Render every entry verbatim.

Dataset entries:

·····

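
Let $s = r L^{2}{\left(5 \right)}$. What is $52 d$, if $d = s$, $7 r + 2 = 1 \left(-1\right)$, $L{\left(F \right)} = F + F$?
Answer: $- \frac{15600}{7} \approx -2228.6$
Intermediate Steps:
$L{\left(F \right)} = 2 F$
$r = - \frac{3}{7}$ ($r = - \frac{2}{7} + \frac{1 \left(-1\right)}{7} = - \frac{2}{7} + \frac{1}{7} \left(-1\right) = - \frac{2}{7} - \frac{1}{7} = - \frac{3}{7} \approx -0.42857$)
$s = - \frac{300}{7}$ ($s = - \frac{3 \left(2 \cdot 5\right)^{2}}{7} = - \frac{3 \cdot 10^{2}}{7} = \left(- \frac{3}{7}\right) 100 = - \frac{300}{7} \approx -42.857$)
$d = - \frac{300}{7} \approx -42.857$
$52 d = 52 \left(- \frac{300}{7}\right) = - \frac{15600}{7}$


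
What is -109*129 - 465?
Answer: -14526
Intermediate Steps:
-109*129 - 465 = -14061 - 465 = -14526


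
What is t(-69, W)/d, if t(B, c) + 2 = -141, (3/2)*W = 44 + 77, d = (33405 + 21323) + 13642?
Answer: -143/68370 ≈ -0.0020916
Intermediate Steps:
d = 68370 (d = 54728 + 13642 = 68370)
W = 242/3 (W = 2*(44 + 77)/3 = (⅔)*121 = 242/3 ≈ 80.667)
t(B, c) = -143 (t(B, c) = -2 - 141 = -143)
t(-69, W)/d = -143/68370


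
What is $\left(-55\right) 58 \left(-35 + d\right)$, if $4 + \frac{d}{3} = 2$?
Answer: $130790$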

·····

» Solved exercise:
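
Let $s = r L^{2}{\left(5 \right)}$. What is $52 d$, if $d = s$, $7 r + 2 = 1 \left(-1\right)$, $L{\left(F \right)} = F + F$?
Answer: $- \frac{15600}{7} \approx -2228.6$
Intermediate Steps:
$L{\left(F \right)} = 2 F$
$r = - \frac{3}{7}$ ($r = - \frac{2}{7} + \frac{1 \left(-1\right)}{7} = - \frac{2}{7} + \frac{1}{7} \left(-1\right) = - \frac{2}{7} - \frac{1}{7} = - \frac{3}{7} \approx -0.42857$)
$s = - \frac{300}{7}$ ($s = - \frac{3 \left(2 \cdot 5\right)^{2}}{7} = - \frac{3 \cdot 10^{2}}{7} = \left(- \frac{3}{7}\right) 100 = - \frac{300}{7} \approx -42.857$)
$d = - \frac{300}{7} \approx -42.857$
$52 d = 52 \left(- \frac{300}{7}\right) = - \frac{15600}{7}$


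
What is -109*129 - 465?
Answer: -14526
Intermediate Steps:
-109*129 - 465 = -14061 - 465 = -14526


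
What is t(-69, W)/d, if t(B, c) + 2 = -141, (3/2)*W = 44 + 77, d = (33405 + 21323) + 13642?
Answer: -143/68370 ≈ -0.0020916
Intermediate Steps:
d = 68370 (d = 54728 + 13642 = 68370)
W = 242/3 (W = 2*(44 + 77)/3 = (⅔)*121 = 242/3 ≈ 80.667)
t(B, c) = -143 (t(B, c) = -2 - 141 = -143)
t(-69, W)/d = -143/68370


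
What is $\left(-55\right) 58 \left(-35 + d\right)$, if $4 + \frac{d}{3} = 2$?
Answer: $130790$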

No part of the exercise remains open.